> _Data under study_
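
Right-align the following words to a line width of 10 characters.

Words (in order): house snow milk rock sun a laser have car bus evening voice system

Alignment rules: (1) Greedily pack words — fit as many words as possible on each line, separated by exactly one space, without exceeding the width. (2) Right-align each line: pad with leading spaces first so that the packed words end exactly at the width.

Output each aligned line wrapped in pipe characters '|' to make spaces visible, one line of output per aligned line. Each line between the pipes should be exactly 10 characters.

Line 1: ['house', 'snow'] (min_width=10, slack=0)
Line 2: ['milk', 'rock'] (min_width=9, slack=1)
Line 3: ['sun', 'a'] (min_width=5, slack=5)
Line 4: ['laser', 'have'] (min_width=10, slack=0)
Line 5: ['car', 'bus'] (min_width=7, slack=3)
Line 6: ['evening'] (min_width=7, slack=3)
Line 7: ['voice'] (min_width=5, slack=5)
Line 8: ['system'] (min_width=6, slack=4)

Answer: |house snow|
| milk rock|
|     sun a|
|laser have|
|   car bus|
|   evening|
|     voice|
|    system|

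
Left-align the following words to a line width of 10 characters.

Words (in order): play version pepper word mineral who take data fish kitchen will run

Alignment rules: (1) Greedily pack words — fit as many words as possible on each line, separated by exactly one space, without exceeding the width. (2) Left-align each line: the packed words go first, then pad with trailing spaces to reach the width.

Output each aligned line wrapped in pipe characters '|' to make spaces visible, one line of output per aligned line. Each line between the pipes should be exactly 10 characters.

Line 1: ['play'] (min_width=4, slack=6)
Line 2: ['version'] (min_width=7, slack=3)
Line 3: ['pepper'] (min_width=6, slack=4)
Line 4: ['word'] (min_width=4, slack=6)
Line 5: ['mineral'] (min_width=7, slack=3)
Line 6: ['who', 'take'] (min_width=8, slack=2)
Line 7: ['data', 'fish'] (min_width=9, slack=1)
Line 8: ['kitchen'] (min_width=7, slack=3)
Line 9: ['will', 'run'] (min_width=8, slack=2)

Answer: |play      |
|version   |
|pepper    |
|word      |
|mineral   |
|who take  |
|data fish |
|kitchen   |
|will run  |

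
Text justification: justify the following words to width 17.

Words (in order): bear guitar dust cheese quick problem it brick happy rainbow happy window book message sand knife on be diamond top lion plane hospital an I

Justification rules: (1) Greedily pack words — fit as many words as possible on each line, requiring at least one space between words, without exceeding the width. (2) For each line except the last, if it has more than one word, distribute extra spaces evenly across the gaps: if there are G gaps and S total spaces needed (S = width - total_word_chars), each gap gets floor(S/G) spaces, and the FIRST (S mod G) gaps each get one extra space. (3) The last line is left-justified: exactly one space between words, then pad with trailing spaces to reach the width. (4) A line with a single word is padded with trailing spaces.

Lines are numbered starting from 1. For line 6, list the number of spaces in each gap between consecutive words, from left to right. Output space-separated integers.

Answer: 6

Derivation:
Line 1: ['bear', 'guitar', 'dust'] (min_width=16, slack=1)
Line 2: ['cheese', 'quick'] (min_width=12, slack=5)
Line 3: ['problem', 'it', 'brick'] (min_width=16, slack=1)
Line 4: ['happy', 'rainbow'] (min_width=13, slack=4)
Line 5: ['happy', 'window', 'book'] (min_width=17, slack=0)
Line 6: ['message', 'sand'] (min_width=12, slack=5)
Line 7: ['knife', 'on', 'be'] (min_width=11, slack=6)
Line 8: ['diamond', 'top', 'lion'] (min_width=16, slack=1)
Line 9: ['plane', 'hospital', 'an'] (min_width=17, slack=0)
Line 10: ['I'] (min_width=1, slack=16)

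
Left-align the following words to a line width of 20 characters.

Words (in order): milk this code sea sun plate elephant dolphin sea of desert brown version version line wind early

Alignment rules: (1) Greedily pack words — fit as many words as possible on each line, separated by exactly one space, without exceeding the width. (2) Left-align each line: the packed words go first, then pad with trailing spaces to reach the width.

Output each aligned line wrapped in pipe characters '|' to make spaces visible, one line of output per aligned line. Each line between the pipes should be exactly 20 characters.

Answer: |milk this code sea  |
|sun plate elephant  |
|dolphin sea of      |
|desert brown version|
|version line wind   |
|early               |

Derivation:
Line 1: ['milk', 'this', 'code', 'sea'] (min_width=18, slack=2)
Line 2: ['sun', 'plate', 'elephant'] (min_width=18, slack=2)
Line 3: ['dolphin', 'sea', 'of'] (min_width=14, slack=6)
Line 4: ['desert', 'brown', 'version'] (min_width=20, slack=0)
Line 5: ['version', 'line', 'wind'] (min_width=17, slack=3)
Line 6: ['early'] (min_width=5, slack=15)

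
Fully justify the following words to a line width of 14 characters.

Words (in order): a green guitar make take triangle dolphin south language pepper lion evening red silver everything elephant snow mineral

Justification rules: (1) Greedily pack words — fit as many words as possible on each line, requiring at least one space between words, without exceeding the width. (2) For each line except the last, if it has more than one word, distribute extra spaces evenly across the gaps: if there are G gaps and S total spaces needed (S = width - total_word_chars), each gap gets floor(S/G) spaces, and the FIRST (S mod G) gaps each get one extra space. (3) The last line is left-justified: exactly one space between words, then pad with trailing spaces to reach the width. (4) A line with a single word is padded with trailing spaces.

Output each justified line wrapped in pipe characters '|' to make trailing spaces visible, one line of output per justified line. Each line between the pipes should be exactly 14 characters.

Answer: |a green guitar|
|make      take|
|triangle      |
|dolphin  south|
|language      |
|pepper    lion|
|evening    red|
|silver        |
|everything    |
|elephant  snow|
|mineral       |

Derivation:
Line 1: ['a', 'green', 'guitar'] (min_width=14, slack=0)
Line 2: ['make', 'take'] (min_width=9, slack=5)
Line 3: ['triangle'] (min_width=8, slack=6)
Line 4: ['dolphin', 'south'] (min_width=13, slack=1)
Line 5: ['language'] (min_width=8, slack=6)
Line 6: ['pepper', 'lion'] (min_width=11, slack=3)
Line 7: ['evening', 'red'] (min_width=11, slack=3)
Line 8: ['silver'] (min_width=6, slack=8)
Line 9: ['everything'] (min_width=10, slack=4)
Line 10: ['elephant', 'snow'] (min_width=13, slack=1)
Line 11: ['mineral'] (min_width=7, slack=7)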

> _What to produce_
All lines from the one containing "Fully justify the" through the final line of the records above are to be set down exactly, and no other line is to appear.

> _Task solution_
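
Fully justify the following words to a line width of 14 characters.

Words (in order): a green guitar make take triangle dolphin south language pepper lion evening red silver everything elephant snow mineral

Justification rules: (1) Greedily pack words — fit as many words as possible on each line, requiring at least one space between words, without exceeding the width. (2) For each line except the last, if it has more than one word, distribute extra spaces evenly across the gaps: if there are G gaps and S total spaces needed (S = width - total_word_chars), each gap gets floor(S/G) spaces, and the FIRST (S mod G) gaps each get one extra space. (3) The last line is left-justified: exactly one space between words, then pad with trailing spaces to reach the width. (4) A line with a single word is padded with trailing spaces.

Output each justified line wrapped in pipe characters '|' to make trailing spaces visible, one line of output per justified line. Each line between the pipes should be exactly 14 characters.

Answer: |a green guitar|
|make      take|
|triangle      |
|dolphin  south|
|language      |
|pepper    lion|
|evening    red|
|silver        |
|everything    |
|elephant  snow|
|mineral       |

Derivation:
Line 1: ['a', 'green', 'guitar'] (min_width=14, slack=0)
Line 2: ['make', 'take'] (min_width=9, slack=5)
Line 3: ['triangle'] (min_width=8, slack=6)
Line 4: ['dolphin', 'south'] (min_width=13, slack=1)
Line 5: ['language'] (min_width=8, slack=6)
Line 6: ['pepper', 'lion'] (min_width=11, slack=3)
Line 7: ['evening', 'red'] (min_width=11, slack=3)
Line 8: ['silver'] (min_width=6, slack=8)
Line 9: ['everything'] (min_width=10, slack=4)
Line 10: ['elephant', 'snow'] (min_width=13, slack=1)
Line 11: ['mineral'] (min_width=7, slack=7)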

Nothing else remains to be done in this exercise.